What you have to do → Would you set down all of the entries below exactly as they stand?

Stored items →
%%

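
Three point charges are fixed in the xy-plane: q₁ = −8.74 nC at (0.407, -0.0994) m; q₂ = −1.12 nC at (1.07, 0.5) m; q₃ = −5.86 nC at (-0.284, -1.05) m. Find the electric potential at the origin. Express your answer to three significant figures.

Electric potential is a scalar, so the contributions from each charge add algebraically: V = Σ kqᵢ/rᵢ.
Distances from the field point to each charge: r₁ = 0.419 m, r₂ = 1.18 m, r₃ = 1.09 m.
V = k[(-8.74×10⁻⁹)/(0.419) + (-1.12×10⁻⁹)/(1.18) + (-5.86×10⁻⁹)/(1.09)] = -244 V.

-244 V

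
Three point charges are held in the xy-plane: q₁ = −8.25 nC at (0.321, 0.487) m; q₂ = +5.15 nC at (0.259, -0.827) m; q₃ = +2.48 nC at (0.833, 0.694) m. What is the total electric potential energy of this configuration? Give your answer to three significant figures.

-5.53×10⁻⁷ J

The work to assemble the configuration equals its total potential energy, U = Σ kqᵢqⱼ/rᵢⱼ over all pairs.
Pair separations: r₁₂ = 1.32 m, r₁₃ = 0.552 m, r₂₃ = 1.63 m.
U = (-2.90×10⁻⁷) + (-3.33×10⁻⁷) + (7.06×10⁻⁸) = -5.53×10⁻⁷ J.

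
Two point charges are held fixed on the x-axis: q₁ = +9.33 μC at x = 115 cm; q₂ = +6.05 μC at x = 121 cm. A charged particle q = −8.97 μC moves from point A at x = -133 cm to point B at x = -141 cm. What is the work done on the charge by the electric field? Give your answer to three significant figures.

The work done by the electric force is W_field = −ΔU = −q(V_B − V_A) = q(V_A − V_B).
At A: distances to the source charges are 2.48 m, 2.54 m; V_A = Σ kqᵢ/rᵢ = 5.52×10⁴ V.
At B: distances to the source charges are 2.56 m, 2.62 m; V_B = Σ kqᵢ/rᵢ = 5.35×10⁴ V.
ΔV = V_B − V_A = -1710 V.
W_field = −qΔV = −(-8.97×10⁻⁶ C)(-1710 V) = -0.0153 J.

-0.0153 J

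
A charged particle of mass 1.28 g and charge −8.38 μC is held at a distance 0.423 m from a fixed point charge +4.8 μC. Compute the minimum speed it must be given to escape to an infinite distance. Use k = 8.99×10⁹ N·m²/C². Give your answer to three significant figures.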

%%

Your solution →
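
Three point charges are fixed in the xy-plane: q₁ = −8.74 nC at (0.407, -0.0994) m; q₂ = −1.12 nC at (1.07, 0.5) m; q₃ = −5.86 nC at (-0.284, -1.05) m. Find the electric potential at the origin. Express your answer to three significant figures.

Electric potential is a scalar, so the contributions from each charge add algebraically: V = Σ kqᵢ/rᵢ.
Distances from the field point to each charge: r₁ = 0.419 m, r₂ = 1.18 m, r₃ = 1.09 m.
V = k[(-8.74×10⁻⁹)/(0.419) + (-1.12×10⁻⁹)/(1.18) + (-5.86×10⁻⁹)/(1.09)] = -244 V.

-244 V

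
Three point charges are held in the xy-plane: q₁ = −8.25 nC at (0.321, 0.487) m; q₂ = +5.15 nC at (0.259, -0.827) m; q₃ = +2.48 nC at (0.833, 0.694) m. What is the total electric potential energy of this configuration? Give your answer to three significant figures.

-5.53×10⁻⁷ J

The work to assemble the configuration equals its total potential energy, U = Σ kqᵢqⱼ/rᵢⱼ over all pairs.
Pair separations: r₁₂ = 1.32 m, r₁₃ = 0.552 m, r₂₃ = 1.63 m.
U = (-2.90×10⁻⁷) + (-3.33×10⁻⁷) + (7.06×10⁻⁸) = -5.53×10⁻⁷ J.

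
Two point charges are held fixed on the x-axis: q₁ = +9.33 μC at x = 115 cm; q₂ = +6.05 μC at x = 121 cm. A charged particle q = −8.97 μC moves from point A at x = -133 cm to point B at x = -141 cm. What is the work done on the charge by the electric field? Give your answer to three significant figures.

The work done by the electric force is W_field = −ΔU = −q(V_B − V_A) = q(V_A − V_B).
At A: distances to the source charges are 2.48 m, 2.54 m; V_A = Σ kqᵢ/rᵢ = 5.52×10⁴ V.
At B: distances to the source charges are 2.56 m, 2.62 m; V_B = Σ kqᵢ/rᵢ = 5.35×10⁴ V.
ΔV = V_B − V_A = -1710 V.
W_field = −qΔV = −(-8.97×10⁻⁶ C)(-1710 V) = -0.0153 J.

-0.0153 J

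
A charged particle of mass 1.28 g and charge −8.38 μC is held at a distance 0.423 m from a fixed point charge +4.8 μC. Compute the minimum speed it must be given to escape to an infinite distance. Use k = 8.99×10⁹ N·m²/C². Give your answer to three significant figures.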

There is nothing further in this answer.